Stored data:
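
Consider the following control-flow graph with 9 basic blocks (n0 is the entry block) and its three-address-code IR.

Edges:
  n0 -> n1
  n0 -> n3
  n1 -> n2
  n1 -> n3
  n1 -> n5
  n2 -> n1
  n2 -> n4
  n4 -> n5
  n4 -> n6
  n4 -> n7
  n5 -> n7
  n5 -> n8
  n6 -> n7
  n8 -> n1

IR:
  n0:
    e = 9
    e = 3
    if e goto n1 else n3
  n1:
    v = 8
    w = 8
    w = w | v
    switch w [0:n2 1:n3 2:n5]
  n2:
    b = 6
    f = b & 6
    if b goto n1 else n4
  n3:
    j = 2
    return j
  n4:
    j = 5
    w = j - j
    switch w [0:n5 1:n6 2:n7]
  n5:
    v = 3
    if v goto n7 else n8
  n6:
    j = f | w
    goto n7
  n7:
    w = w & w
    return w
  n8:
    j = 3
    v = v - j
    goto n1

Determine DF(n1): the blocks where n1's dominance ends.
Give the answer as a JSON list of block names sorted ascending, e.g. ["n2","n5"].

Answer: ["n1", "n3"]

Analysis:
idom tree: n1←n0 n2←n1 n3←n0 n4←n2 n5←n1 n6←n4 n7←n1 n8←n5
Dom∩ at merges:
  n1: preds {n0,n2,n8}: {n0} ∩ {n0,n1,n2} ∩ {n0,n1,n5,n8} = {n0}; idom=n0
  n3: preds {n0,n1}: {n0} ∩ {n0,n1} = {n0}; idom=n0
  n5: preds {n1,n4}: {n0,n1} ∩ {n0,n1,n2,n4} = {n0,n1}; idom=n1
  n7: preds {n4,n5,n6}: {n0,n1,n2,n4} ∩ {n0,n1,n5} ∩ {n0,n1,n2,n4,n6} = {n0,n1}; idom=n1

DF derivation:
  join n1 pred n0: · stop@n0
  join n1 pred n2: n2→n1 stop@n0
  join n1 pred n8: n8→n5→n1 stop@n0
  join n3 pred n0: · stop@n0
  join n3 pred n1: n1 stop@n0
  join n5 pred n1: · stop@n1
  join n5 pred n4: n4→n2 stop@n1
  join n7 pred n4: n4→n2 stop@n1
  join n7 pred n5: n5 stop@n1
  join n7 pred n6: n6→n4→n2 stop@n1
  n0 → ∅
  n1 → {n1,n3}
  n2 → {n1,n5,n7}
  n3 → ∅
  n4 → {n5,n7}
  n5 → {n1,n7}
  n6 → {n7}
  n7 → ∅
  n8 → {n1}

DF(n1) = ["n1", "n3"]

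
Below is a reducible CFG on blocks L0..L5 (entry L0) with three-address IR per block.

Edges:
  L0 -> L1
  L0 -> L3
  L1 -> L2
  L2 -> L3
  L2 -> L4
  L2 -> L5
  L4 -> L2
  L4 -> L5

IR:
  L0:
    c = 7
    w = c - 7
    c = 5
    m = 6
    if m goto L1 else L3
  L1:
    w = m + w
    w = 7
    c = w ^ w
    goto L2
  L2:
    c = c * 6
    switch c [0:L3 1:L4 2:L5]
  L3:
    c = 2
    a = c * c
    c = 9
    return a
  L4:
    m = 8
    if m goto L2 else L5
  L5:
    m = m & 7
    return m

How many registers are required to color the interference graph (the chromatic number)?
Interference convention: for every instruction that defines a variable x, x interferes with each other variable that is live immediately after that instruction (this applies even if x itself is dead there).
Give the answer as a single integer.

Per-block:
  L0 def {c,m,w} use ∅
  L1 def {c,w} use {m,w}
  L2 def {c} use {c}
  L3 def {a,c} use ∅
  L4 def {m} use ∅
  L5 def {m} use {m}

Live sets:
  L0: in=∅ out={m,w}
  L1: in={m,w} out={c,m}
  L2: in={c,m} out={c,m}
  L3: in=∅ out=∅
  L4: in={c} out={c,m}
  L5: in={m} out=∅

Interfere edges:
  a: {c}
  c: {a,m,w}
  m: {c,w}
  w: {c,m}

Colouring:
  {c,m,w} pairwise interfere (3-clique) ⇒ χ ≥ 3
  assign a→r1 c→r0 m→r1 w→r2 — no edge inside a register ⇒ χ ≤ 3
  χ = 3

Answer: 3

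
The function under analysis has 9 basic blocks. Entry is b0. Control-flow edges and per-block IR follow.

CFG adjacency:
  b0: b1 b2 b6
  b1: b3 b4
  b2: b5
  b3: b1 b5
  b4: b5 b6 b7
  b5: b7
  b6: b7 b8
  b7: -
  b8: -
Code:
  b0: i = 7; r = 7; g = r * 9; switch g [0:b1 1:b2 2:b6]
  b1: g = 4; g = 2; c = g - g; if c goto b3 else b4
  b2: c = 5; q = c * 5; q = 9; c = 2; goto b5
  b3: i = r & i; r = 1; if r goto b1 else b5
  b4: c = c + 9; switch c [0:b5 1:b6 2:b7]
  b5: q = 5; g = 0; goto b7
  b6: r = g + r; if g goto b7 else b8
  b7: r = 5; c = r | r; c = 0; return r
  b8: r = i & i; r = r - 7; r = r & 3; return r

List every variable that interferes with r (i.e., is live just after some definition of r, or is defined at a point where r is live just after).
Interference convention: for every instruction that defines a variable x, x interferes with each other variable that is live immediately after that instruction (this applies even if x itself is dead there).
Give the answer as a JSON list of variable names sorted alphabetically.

Answer: ["c", "g", "i"]

Derivation:
Block summaries:
  b0: def={g,i,r} ue=∅
  b1: def={c,g} ue=∅
  b2: def={c,q} ue=∅
  b3: def={i,r} ue={i,r}
  b4: def={c} ue={c}
  b5: def={g,q} ue=∅
  b6: def={r} ue={g,r}
  b7: def={c,r} ue=∅
  b8: def={r} ue={i}

Live sets:
  b0: in=∅ out={g,i,r}
  b1: in={i,r} out={c,g,i,r}
  b2: in=∅ out=∅
  b3: in={i,r} out={i,r}
  b4: in={c,g,i,r} out={g,i,r}
  b5: in=∅ out=∅
  b6: in={g,i,r} out={i}
  b7: in=∅ out=∅
  b8: in={i} out=∅

Interfere edges:
  c: {g,i,r}
  g: {c,i,r}
  i: {c,g,r}
  q: ∅
  r: {c,g,i}

N(r) = ["c", "g", "i"]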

__Required action__
Please copy exactly the lines from the first line of the records above through the line containing "Determine DF(n1): the", including both, and nothing more.

__Reply to the task__
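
Consider the following control-flow graph with 9 basic blocks (n0 is the entry block) and its three-address-code IR.

Edges:
  n0 -> n1
  n0 -> n3
  n1 -> n2
  n1 -> n3
  n1 -> n5
  n2 -> n1
  n2 -> n4
  n4 -> n5
  n4 -> n6
  n4 -> n7
  n5 -> n7
  n5 -> n8
  n6 -> n7
  n8 -> n1

IR:
  n0:
    e = 9
    e = 3
    if e goto n1 else n3
  n1:
    v = 8
    w = 8
    w = w | v
    switch w [0:n2 1:n3 2:n5]
  n2:
    b = 6
    f = b & 6
    if b goto n1 else n4
  n3:
    j = 2
    return j
  n4:
    j = 5
    w = j - j
    switch w [0:n5 1:n6 2:n7]
  n5:
    v = 3
    if v goto n7 else n8
  n6:
    j = f | w
    goto n7
  n7:
    w = w & w
    return w
  n8:
    j = 3
    v = v - j
    goto n1

Determine DF(n1): the blocks where n1's dominance ends.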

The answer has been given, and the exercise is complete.